> **WORK TO BE COMPLETED**: Please retype all the records below exactly as they read.

> **TASK MATERIAL**:

□ □ □ □ □

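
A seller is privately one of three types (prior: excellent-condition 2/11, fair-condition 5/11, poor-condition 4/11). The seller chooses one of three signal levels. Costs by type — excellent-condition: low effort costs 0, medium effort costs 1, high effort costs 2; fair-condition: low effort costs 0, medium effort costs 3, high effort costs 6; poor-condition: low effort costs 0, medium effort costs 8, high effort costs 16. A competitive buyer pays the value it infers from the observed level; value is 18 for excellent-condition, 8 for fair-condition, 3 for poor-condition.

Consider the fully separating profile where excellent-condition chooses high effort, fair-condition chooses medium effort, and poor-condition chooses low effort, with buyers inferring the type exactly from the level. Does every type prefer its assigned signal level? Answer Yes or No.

Separating prices: high effort → 18, medium effort → 8, low effort → 3.
excellent-condition (assigned high effort): low effort: 3 − 0 = 3; medium effort: 8 − 1 = 7; high effort: 18 − 2 = 16. excellent-condition stays.
fair-condition (assigned medium effort): low effort: 3 − 0 = 3; medium effort: 8 − 3 = 5; high effort: 18 − 6 = 12. fair-condition prefers high effort.
poor-condition (assigned low effort): low effort: 3 − 0 = 3; medium effort: 8 − 8 = 0; high effort: 18 − 16 = 2. poor-condition stays.
At least one type deviates; the separating profile fails.

No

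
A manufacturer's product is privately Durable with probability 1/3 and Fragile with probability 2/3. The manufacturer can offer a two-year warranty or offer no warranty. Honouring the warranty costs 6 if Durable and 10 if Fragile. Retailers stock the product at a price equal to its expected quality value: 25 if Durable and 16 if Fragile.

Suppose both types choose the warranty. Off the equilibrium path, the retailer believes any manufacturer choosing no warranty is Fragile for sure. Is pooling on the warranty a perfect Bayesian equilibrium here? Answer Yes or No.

On path, the retailer holds the prior and pays 1/3·25 + 2/3·16 = 19. Off path (no warranty), believing Fragile, it pays 16.
Durable: the warranty nets 19 − 6 = 13; no warranty nets 16. Durable would deviate.
Fragile: the warranty nets 19 − 10 = 9; no warranty nets 16. Fragile would deviate.
A type deviates, so pooling fails.

No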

□ □ □ □ □

> **ANSWER TO THIS PROBLEM**:
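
A seller is privately one of three types (prior: excellent-condition 2/11, fair-condition 5/11, poor-condition 4/11). The seller chooses one of three signal levels. Costs by type — excellent-condition: low effort costs 0, medium effort costs 1, high effort costs 2; fair-condition: low effort costs 0, medium effort costs 3, high effort costs 6; poor-condition: low effort costs 0, medium effort costs 8, high effort costs 16. A competitive buyer pays the value it infers from the observed level; value is 18 for excellent-condition, 8 for fair-condition, 3 for poor-condition.

Consider the fully separating profile where excellent-condition chooses high effort, fair-condition chooses medium effort, and poor-condition chooses low effort, with buyers inferring the type exactly from the level. Does every type prefer its assigned signal level? Answer Yes or No.

Separating prices: high effort → 18, medium effort → 8, low effort → 3.
excellent-condition (assigned high effort): low effort: 3 − 0 = 3; medium effort: 8 − 1 = 7; high effort: 18 − 2 = 16. excellent-condition stays.
fair-condition (assigned medium effort): low effort: 3 − 0 = 3; medium effort: 8 − 3 = 5; high effort: 18 − 6 = 12. fair-condition prefers high effort.
poor-condition (assigned low effort): low effort: 3 − 0 = 3; medium effort: 8 − 8 = 0; high effort: 18 − 16 = 2. poor-condition stays.
At least one type deviates; the separating profile fails.

No

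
A manufacturer's product is privately Durable with probability 1/3 and Fragile with probability 2/3. The manufacturer can offer a two-year warranty or offer no warranty. Honouring the warranty costs 6 if Durable and 10 if Fragile. Retailers stock the product at a price equal to its expected quality value: 25 if Durable and 16 if Fragile.

Suppose both types choose the warranty. Off the equilibrium path, the retailer believes any manufacturer choosing no warranty is Fragile for sure. Is pooling on the warranty a perfect Bayesian equilibrium here? Answer Yes or No.

On path, the retailer holds the prior and pays 1/3·25 + 2/3·16 = 19. Off path (no warranty), believing Fragile, it pays 16.
Durable: the warranty nets 19 − 6 = 13; no warranty nets 16. Durable would deviate.
Fragile: the warranty nets 19 − 10 = 9; no warranty nets 16. Fragile would deviate.
A type deviates, so pooling fails.

No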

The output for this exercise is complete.